Exercise:
Please return only the lines from the one holding "T(s) = 0.8(0.05s" through the one holding "G(s) = 5(s + 304)(s", exactly as they appear in the records below, both ends included.

(Collected data entries)
====================

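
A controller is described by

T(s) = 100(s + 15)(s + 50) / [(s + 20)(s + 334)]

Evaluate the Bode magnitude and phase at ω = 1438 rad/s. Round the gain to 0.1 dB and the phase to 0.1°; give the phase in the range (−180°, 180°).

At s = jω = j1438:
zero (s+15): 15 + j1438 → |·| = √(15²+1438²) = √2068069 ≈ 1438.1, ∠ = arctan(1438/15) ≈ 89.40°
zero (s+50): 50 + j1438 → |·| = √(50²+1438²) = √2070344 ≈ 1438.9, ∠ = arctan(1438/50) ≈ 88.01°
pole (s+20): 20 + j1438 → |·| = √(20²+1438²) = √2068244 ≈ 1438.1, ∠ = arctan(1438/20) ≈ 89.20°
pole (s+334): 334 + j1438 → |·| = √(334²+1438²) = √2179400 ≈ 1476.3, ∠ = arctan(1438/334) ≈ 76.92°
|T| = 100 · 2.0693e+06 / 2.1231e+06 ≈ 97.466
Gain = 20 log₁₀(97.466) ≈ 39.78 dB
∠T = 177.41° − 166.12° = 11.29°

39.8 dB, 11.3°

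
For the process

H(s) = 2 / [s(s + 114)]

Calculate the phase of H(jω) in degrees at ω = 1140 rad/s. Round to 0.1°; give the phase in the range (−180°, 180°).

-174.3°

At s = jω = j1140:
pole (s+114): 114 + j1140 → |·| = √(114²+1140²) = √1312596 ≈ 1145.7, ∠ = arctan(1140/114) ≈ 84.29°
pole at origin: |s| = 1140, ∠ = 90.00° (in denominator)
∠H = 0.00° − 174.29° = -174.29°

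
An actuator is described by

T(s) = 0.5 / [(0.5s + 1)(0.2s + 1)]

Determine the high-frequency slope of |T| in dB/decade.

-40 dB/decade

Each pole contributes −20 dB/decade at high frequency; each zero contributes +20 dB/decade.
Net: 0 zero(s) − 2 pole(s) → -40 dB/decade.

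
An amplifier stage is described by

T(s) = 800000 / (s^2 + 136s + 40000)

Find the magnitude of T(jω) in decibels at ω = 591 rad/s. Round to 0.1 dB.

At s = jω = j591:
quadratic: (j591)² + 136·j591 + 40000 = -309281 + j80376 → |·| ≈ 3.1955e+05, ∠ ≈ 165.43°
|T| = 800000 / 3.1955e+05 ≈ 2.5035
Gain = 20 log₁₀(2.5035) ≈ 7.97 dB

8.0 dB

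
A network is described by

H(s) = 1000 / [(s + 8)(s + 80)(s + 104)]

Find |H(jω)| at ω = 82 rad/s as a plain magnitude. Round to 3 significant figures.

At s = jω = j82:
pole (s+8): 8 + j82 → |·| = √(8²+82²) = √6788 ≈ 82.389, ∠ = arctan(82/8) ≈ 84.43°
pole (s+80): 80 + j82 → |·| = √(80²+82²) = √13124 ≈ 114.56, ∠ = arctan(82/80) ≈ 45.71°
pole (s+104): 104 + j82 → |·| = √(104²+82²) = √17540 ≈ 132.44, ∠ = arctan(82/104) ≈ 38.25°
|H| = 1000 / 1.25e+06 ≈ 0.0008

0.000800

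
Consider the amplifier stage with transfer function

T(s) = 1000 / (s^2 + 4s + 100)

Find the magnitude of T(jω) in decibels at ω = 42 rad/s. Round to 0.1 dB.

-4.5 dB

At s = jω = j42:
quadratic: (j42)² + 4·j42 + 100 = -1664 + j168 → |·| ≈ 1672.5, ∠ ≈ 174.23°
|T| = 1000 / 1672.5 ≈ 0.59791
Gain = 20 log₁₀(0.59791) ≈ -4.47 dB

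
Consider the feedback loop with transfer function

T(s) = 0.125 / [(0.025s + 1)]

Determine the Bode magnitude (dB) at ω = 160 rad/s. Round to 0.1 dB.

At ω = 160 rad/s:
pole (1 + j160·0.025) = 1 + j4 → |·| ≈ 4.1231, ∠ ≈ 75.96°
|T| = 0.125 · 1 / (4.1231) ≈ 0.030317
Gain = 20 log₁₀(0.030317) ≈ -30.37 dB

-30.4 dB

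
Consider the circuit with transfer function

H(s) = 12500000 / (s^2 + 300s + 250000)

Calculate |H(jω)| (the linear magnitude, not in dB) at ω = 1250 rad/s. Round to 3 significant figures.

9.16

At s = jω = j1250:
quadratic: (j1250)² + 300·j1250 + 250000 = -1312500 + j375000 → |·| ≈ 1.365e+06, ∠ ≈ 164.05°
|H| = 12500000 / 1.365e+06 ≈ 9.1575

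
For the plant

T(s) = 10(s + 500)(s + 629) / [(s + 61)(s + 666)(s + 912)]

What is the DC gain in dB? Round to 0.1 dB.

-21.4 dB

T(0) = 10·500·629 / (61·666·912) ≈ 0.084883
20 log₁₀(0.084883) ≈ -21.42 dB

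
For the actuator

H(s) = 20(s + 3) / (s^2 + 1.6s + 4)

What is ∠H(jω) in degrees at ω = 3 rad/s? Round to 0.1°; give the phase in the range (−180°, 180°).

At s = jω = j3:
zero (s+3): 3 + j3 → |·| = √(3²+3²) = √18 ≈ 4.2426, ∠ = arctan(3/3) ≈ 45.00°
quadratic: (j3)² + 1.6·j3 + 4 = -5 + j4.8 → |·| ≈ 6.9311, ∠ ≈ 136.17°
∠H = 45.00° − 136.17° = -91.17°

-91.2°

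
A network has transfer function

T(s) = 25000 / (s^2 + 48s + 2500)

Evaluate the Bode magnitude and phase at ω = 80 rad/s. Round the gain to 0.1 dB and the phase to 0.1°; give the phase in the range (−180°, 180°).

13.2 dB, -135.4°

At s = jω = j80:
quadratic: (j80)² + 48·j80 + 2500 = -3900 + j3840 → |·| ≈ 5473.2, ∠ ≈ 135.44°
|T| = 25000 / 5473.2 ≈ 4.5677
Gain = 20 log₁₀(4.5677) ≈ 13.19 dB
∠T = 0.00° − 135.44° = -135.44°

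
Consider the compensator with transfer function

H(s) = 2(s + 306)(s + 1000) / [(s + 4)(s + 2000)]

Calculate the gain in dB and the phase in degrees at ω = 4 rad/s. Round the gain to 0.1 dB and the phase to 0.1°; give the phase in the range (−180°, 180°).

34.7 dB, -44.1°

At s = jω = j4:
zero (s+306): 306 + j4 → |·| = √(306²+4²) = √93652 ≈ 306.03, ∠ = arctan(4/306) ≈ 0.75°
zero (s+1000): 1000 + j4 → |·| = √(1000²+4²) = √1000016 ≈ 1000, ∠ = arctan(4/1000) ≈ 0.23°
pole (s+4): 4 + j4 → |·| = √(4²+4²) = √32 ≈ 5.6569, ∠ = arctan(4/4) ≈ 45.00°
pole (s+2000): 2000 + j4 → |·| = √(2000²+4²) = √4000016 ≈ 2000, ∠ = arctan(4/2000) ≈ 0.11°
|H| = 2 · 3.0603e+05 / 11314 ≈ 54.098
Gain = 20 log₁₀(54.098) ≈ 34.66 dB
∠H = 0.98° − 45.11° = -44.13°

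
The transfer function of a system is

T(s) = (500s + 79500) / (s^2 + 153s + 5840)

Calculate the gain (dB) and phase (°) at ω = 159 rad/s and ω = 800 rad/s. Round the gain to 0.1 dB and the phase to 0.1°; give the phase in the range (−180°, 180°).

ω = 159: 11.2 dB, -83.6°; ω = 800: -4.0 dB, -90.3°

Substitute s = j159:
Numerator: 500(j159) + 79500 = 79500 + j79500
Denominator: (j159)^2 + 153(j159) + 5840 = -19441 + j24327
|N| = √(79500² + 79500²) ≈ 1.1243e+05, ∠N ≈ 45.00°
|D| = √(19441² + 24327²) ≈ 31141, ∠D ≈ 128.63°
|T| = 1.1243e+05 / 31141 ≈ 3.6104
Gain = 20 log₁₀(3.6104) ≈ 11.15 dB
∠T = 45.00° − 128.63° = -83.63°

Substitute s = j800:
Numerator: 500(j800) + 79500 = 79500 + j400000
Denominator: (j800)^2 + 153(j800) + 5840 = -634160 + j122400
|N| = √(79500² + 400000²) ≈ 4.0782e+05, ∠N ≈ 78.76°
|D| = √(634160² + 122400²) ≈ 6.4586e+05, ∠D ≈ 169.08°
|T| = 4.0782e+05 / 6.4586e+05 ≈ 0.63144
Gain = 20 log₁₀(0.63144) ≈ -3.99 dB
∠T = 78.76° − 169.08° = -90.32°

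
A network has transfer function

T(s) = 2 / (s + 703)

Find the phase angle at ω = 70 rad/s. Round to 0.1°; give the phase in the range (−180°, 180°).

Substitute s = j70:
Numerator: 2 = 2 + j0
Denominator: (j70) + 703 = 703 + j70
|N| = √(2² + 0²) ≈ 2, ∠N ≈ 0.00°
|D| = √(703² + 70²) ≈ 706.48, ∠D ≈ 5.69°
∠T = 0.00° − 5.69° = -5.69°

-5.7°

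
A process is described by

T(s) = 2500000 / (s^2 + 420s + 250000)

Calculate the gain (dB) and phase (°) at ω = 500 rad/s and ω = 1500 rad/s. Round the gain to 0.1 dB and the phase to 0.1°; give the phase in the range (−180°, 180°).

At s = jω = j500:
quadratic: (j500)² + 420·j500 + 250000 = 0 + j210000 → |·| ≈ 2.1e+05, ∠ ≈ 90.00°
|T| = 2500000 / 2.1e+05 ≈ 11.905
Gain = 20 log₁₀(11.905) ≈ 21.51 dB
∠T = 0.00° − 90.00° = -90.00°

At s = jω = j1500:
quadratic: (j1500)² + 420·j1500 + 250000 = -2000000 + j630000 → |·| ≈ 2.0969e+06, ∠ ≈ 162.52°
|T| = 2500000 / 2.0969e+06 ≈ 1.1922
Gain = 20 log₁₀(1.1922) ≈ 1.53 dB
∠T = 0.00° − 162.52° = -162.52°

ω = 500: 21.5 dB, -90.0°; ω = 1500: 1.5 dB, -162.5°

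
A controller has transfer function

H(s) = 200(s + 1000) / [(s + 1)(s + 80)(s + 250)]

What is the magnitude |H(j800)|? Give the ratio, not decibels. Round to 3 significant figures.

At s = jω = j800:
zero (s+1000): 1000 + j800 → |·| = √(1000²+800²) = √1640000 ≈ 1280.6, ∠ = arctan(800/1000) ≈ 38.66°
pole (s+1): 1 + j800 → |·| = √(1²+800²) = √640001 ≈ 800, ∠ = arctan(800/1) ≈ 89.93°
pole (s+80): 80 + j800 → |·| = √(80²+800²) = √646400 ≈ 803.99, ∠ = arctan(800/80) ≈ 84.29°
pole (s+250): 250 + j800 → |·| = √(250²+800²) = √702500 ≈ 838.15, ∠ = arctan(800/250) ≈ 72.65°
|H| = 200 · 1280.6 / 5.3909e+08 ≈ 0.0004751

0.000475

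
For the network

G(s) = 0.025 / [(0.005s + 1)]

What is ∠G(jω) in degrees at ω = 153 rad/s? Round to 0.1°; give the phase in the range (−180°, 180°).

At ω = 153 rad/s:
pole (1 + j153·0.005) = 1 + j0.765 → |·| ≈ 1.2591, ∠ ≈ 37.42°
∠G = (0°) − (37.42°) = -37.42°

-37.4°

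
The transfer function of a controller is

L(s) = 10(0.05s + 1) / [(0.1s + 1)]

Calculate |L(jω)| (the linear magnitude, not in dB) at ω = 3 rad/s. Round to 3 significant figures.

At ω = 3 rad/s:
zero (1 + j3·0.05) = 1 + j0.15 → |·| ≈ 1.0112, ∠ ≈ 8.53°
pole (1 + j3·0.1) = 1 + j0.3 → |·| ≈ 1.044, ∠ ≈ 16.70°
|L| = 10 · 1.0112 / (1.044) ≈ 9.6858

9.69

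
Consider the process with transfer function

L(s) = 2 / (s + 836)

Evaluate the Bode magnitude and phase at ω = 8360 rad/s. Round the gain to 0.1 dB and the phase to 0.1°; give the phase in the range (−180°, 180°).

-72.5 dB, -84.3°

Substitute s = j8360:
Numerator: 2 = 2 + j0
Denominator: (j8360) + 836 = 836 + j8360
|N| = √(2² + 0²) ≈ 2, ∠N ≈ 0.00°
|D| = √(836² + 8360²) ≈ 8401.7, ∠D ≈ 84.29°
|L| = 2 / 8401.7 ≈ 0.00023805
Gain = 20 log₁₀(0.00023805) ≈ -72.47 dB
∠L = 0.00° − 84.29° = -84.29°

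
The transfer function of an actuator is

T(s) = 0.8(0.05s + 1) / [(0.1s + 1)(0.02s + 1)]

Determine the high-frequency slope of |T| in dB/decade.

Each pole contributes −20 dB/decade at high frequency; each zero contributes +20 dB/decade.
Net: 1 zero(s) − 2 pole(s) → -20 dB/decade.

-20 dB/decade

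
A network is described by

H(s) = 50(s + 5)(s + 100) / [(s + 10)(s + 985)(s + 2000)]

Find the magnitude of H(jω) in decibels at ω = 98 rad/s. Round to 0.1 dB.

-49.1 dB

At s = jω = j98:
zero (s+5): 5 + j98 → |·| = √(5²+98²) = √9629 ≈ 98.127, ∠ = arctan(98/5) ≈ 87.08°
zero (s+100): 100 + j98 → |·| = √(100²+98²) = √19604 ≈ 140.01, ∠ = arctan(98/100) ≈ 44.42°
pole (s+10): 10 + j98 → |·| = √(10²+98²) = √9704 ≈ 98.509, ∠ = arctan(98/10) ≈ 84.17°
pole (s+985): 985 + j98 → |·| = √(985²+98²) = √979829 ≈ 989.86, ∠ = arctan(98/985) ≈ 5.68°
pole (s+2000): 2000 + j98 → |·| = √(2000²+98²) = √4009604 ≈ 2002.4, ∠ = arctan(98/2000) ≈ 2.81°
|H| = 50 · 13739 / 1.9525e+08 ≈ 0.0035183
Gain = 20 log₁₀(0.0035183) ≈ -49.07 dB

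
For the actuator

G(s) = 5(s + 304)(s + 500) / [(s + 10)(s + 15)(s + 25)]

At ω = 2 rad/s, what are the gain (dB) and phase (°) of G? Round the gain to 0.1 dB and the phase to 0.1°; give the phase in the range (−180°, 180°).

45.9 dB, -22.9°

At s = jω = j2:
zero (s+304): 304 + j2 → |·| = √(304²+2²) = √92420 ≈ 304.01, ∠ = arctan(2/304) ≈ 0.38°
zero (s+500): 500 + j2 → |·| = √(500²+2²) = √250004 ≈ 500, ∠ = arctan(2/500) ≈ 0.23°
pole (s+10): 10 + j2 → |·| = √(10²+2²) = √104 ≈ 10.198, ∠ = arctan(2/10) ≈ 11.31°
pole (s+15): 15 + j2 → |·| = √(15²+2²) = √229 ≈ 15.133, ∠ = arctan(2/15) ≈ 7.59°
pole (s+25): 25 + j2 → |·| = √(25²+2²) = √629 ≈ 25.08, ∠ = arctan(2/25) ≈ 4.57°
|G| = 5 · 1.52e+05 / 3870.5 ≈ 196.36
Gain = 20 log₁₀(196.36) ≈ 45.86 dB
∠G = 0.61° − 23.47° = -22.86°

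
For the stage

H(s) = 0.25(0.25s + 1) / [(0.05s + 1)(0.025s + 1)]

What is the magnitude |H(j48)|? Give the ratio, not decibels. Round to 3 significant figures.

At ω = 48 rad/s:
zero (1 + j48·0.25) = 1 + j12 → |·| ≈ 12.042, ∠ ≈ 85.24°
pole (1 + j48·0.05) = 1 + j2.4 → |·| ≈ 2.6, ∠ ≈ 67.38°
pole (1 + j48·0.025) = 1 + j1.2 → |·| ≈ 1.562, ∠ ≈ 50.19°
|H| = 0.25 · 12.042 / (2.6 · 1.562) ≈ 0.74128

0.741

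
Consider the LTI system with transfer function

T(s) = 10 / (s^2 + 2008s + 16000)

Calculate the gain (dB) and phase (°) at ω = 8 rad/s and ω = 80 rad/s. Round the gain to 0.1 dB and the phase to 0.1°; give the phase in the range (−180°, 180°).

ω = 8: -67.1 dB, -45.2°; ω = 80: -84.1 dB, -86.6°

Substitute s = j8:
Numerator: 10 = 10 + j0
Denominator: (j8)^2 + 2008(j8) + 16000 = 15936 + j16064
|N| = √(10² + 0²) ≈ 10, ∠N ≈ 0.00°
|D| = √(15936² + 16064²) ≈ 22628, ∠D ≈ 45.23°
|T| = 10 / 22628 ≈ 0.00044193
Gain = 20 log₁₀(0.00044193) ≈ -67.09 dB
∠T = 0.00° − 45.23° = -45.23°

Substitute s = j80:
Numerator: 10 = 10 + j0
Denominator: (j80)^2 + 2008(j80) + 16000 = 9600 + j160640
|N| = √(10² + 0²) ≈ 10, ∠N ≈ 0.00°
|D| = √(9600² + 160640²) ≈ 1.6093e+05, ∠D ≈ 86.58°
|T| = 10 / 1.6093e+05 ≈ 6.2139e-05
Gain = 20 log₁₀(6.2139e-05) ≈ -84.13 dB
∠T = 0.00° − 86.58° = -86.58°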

====================

Answer:
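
T(s) = 0.8(0.05s + 1) / [(0.1s + 1)(0.02s + 1)]

Determine the high-frequency slope of |T| in dB/decade.

Each pole contributes −20 dB/decade at high frequency; each zero contributes +20 dB/decade.
Net: 1 zero(s) − 2 pole(s) → -20 dB/decade.

-20 dB/decade

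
A network is described by

H(s) = 50(s + 5)(s + 100) / [(s + 10)(s + 985)(s + 2000)]

Find the magnitude of H(jω) in decibels at ω = 98 rad/s. Round to 0.1 dB.

-49.1 dB

At s = jω = j98:
zero (s+5): 5 + j98 → |·| = √(5²+98²) = √9629 ≈ 98.127, ∠ = arctan(98/5) ≈ 87.08°
zero (s+100): 100 + j98 → |·| = √(100²+98²) = √19604 ≈ 140.01, ∠ = arctan(98/100) ≈ 44.42°
pole (s+10): 10 + j98 → |·| = √(10²+98²) = √9704 ≈ 98.509, ∠ = arctan(98/10) ≈ 84.17°
pole (s+985): 985 + j98 → |·| = √(985²+98²) = √979829 ≈ 989.86, ∠ = arctan(98/985) ≈ 5.68°
pole (s+2000): 2000 + j98 → |·| = √(2000²+98²) = √4009604 ≈ 2002.4, ∠ = arctan(98/2000) ≈ 2.81°
|H| = 50 · 13739 / 1.9525e+08 ≈ 0.0035183
Gain = 20 log₁₀(0.0035183) ≈ -49.07 dB

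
For the actuator

G(s) = 5(s + 304)(s + 500) / [(s + 10)(s + 15)(s + 25)]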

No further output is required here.